◆ **YOUR INSTRUCTIONS**: In your answer, print every record exactly as it is written.

/---

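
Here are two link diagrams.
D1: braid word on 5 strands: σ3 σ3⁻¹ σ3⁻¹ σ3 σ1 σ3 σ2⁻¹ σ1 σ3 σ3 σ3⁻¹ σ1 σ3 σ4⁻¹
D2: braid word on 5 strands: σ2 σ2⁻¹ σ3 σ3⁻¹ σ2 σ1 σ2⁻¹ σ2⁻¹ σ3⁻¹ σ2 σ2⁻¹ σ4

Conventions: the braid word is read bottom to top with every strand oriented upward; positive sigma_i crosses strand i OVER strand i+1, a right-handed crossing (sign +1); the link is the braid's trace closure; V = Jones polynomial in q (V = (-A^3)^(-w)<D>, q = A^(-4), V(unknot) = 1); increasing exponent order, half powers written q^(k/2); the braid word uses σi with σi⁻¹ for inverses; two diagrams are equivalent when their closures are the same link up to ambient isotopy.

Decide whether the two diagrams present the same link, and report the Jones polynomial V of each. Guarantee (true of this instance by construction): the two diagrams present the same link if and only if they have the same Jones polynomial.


equivalent: no
V(D1) = q^2 + 2q^4 - 2q^5 + q^6 - 2q^7 + q^8  (w +4, c 14, <D> = A^-20 - 2A^-16 + A^-12 - 2A^-8 + 2A^-4 + A^4)
D2 (bracket 1; 12 crossings at w = 0): V = 1
why: V(q) takes 2 values over 2 diagrams, fixing the grouping


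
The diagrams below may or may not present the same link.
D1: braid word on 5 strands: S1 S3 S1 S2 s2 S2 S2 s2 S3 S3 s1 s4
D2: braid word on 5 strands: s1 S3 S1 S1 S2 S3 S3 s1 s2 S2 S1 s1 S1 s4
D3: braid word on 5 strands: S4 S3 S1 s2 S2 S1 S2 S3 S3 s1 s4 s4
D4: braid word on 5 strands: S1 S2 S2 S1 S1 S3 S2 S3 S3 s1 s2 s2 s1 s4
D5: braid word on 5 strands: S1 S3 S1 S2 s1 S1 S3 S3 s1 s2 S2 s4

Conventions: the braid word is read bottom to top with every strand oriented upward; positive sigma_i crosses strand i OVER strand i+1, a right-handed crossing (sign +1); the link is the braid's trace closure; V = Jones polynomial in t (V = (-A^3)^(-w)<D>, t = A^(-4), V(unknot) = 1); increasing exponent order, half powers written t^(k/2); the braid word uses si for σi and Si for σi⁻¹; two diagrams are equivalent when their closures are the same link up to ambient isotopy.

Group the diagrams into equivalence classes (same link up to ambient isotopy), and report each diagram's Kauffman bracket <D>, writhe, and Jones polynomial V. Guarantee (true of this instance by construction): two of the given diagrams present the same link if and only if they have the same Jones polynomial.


grouping into links: {D1, D2, D3, D4, D5}
V(D1) = -t^-4 + t^-3 + t^-1  (w -4, c 12, <D> = A^-8 + 1 - A^4)
V(D2) = -t^-4 + t^-3 + t^-1  [14 crossings, <D> = A^-8 + 1 - A^4, w = -4]
V(D3) = -t^-4 + t^-3 + t^-1  (w -4, c 12, <D> = A^-8 + 1 - A^4)
D4 (bracket A^-8 + 1 - A^4; 14 crossings at w = -4): V = -t^-4 + t^-3 + t^-1
D5 (bracket A^-8 + 1 - A^4; 12 crossings at w = -4): V = -t^-4 + t^-3 + t^-1
why: one V(t) for all 5 diagrams — one class (guaranteed)


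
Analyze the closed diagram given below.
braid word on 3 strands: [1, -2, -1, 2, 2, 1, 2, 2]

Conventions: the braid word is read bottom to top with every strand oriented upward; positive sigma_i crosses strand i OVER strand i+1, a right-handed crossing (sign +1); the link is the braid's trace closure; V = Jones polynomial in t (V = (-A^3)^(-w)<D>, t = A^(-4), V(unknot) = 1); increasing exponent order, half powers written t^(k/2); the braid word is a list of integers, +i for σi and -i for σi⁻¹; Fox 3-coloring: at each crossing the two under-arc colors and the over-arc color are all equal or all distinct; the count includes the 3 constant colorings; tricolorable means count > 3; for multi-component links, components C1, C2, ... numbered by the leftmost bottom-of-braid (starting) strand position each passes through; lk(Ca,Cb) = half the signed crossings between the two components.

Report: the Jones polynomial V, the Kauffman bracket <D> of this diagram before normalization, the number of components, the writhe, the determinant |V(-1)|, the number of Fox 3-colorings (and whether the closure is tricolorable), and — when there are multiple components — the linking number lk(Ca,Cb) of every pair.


Jones polynomial: V(t) = t + t^3 - t^4
<D> = -A^-4 + 1 + A^8; writhe +4
components 1, writhe +4 (8 crossings)
3-colorings: 9 of 3^8, det 3 — tricolorable
note: V spans 3 powers of t: at least 3 crossings in any diagram


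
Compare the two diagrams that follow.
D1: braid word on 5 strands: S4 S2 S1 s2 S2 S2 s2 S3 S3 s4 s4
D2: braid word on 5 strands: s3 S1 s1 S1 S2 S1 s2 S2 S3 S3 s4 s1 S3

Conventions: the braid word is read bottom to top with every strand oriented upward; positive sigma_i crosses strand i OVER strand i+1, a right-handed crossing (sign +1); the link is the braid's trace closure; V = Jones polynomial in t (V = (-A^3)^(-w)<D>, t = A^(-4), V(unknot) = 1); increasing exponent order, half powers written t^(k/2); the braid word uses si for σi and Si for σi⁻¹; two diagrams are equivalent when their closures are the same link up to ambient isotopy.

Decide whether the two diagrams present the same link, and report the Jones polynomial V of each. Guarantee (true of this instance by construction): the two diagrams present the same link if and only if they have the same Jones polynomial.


equivalent: yes
V(D1) = -t^(-5/2) - t^(-1/2)  (w -3, c 11, <D> = A^-7 + A)
V(D2) = -t^(-5/2) - t^(-1/2)  (w -3, c 13, <D> = A^-7 + A)
why: one V(t) for all 2 diagrams — one class (guaranteed)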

\---

◆ **WORKED SOLUTION**:
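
Here are two link diagrams.
D1: braid word on 5 strands: σ3 σ3⁻¹ σ3⁻¹ σ3 σ1 σ3 σ2⁻¹ σ1 σ3 σ3 σ3⁻¹ σ1 σ3 σ4⁻¹
D2: braid word on 5 strands: σ2 σ2⁻¹ σ3 σ3⁻¹ σ2 σ1 σ2⁻¹ σ2⁻¹ σ3⁻¹ σ2 σ2⁻¹ σ4

Conventions: the braid word is read bottom to top with every strand oriented upward; positive sigma_i crosses strand i OVER strand i+1, a right-handed crossing (sign +1); the link is the braid's trace closure; V = Jones polynomial in q (V = (-A^3)^(-w)<D>, q = A^(-4), V(unknot) = 1); increasing exponent order, half powers written q^(k/2); the braid word uses σi with σi⁻¹ for inverses; two diagrams are equivalent when their closures are the same link up to ambient isotopy.

Decide whether the two diagrams present the same link, and report the Jones polynomial V of each. Guarantee (true of this instance by construction): the two diagrams present the same link if and only if they have the same Jones polynomial.


equivalent: no
V(D1) = q^2 + 2q^4 - 2q^5 + q^6 - 2q^7 + q^8  (w +4, c 14, <D> = A^-20 - 2A^-16 + A^-12 - 2A^-8 + 2A^-4 + A^4)
D2 (bracket 1; 12 crossings at w = 0): V = 1
why: V(q) takes 2 values over 2 diagrams, fixing the grouping


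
The diagrams below may or may not present the same link.
D1: braid word on 5 strands: S1 S3 S1 S2 s2 S2 S2 s2 S3 S3 s1 s4
D2: braid word on 5 strands: s1 S3 S1 S1 S2 S3 S3 s1 s2 S2 S1 s1 S1 s4
D3: braid word on 5 strands: S4 S3 S1 s2 S2 S1 S2 S3 S3 s1 s4 s4
D4: braid word on 5 strands: S1 S2 S2 S1 S1 S3 S2 S3 S3 s1 s2 s2 s1 s4
D5: braid word on 5 strands: S1 S3 S1 S2 s1 S1 S3 S3 s1 s2 S2 s4

Conventions: the braid word is read bottom to top with every strand oriented upward; positive sigma_i crosses strand i OVER strand i+1, a right-handed crossing (sign +1); the link is the braid's trace closure; V = Jones polynomial in t (V = (-A^3)^(-w)<D>, t = A^(-4), V(unknot) = 1); increasing exponent order, half powers written t^(k/2); the braid word uses si for σi and Si for σi⁻¹; two diagrams are equivalent when their closures are the same link up to ambient isotopy.

Group the diagrams into equivalence classes (same link up to ambient isotopy), and report each diagram's Kauffman bracket <D>, writhe, and Jones polynomial V. Guarantee (true of this instance by construction): two of the given diagrams present the same link if and only if they have the same Jones polynomial.


grouping into links: {D1, D2, D3, D4, D5}
V(D1) = -t^-4 + t^-3 + t^-1  (w -4, c 12, <D> = A^-8 + 1 - A^4)
V(D2) = -t^-4 + t^-3 + t^-1  [14 crossings, <D> = A^-8 + 1 - A^4, w = -4]
V(D3) = -t^-4 + t^-3 + t^-1  (w -4, c 12, <D> = A^-8 + 1 - A^4)
D4 (bracket A^-8 + 1 - A^4; 14 crossings at w = -4): V = -t^-4 + t^-3 + t^-1
D5 (bracket A^-8 + 1 - A^4; 12 crossings at w = -4): V = -t^-4 + t^-3 + t^-1
why: one V(t) for all 5 diagrams — one class (guaranteed)


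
Analyze the closed diagram given below.
braid word on 3 strands: [1, -2, -1, 2, 2, 1, 2, 2]

Conventions: the braid word is read bottom to top with every strand oriented upward; positive sigma_i crosses strand i OVER strand i+1, a right-handed crossing (sign +1); the link is the braid's trace closure; V = Jones polynomial in t (V = (-A^3)^(-w)<D>, t = A^(-4), V(unknot) = 1); increasing exponent order, half powers written t^(k/2); the braid word is a list of integers, +i for σi and -i for σi⁻¹; Fox 3-coloring: at each crossing the two under-arc colors and the over-arc color are all equal or all distinct; the count includes the 3 constant colorings; tricolorable means count > 3; for multi-component links, components C1, C2, ... numbered by the leftmost bottom-of-braid (starting) strand position each passes through; lk(Ca,Cb) = half the signed crossings between the two components.

Report: the Jones polynomial V, the Kauffman bracket <D> of this diagram before normalization, the number of components, the writhe, the determinant |V(-1)|, the number of Fox 3-colorings (and whether the closure is tricolorable), and — when there are multiple components — the linking number lk(Ca,Cb) of every pair.


Jones polynomial: V(t) = t + t^3 - t^4
<D> = -A^-4 + 1 + A^8; writhe +4
components 1, writhe +4 (8 crossings)
3-colorings: 9 of 3^8, det 3 — tricolorable
note: V spans 3 powers of t: at least 3 crossings in any diagram


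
Compare the two diagrams that follow.
D1: braid word on 5 strands: S4 S2 S1 s2 S2 S2 s2 S3 S3 s4 s4
D2: braid word on 5 strands: s3 S1 s1 S1 S2 S1 s2 S2 S3 S3 s4 s1 S3

Conventions: the braid word is read bottom to top with every strand oriented upward; positive sigma_i crosses strand i OVER strand i+1, a right-handed crossing (sign +1); the link is the braid's trace closure; V = Jones polynomial in t (V = (-A^3)^(-w)<D>, t = A^(-4), V(unknot) = 1); increasing exponent order, half powers written t^(k/2); the braid word uses si for σi and Si for σi⁻¹; two diagrams are equivalent when their closures are the same link up to ambient isotopy.

Decide whether the two diagrams present the same link, and report the Jones polynomial V of each. Guarantee (true of this instance by construction): the two diagrams present the same link if and only if they have the same Jones polynomial.


equivalent: yes
V(D1) = -t^(-5/2) - t^(-1/2)  (w -3, c 11, <D> = A^-7 + A)
V(D2) = -t^(-5/2) - t^(-1/2)  (w -3, c 13, <D> = A^-7 + A)
why: one V(t) for all 2 diagrams — one class (guaranteed)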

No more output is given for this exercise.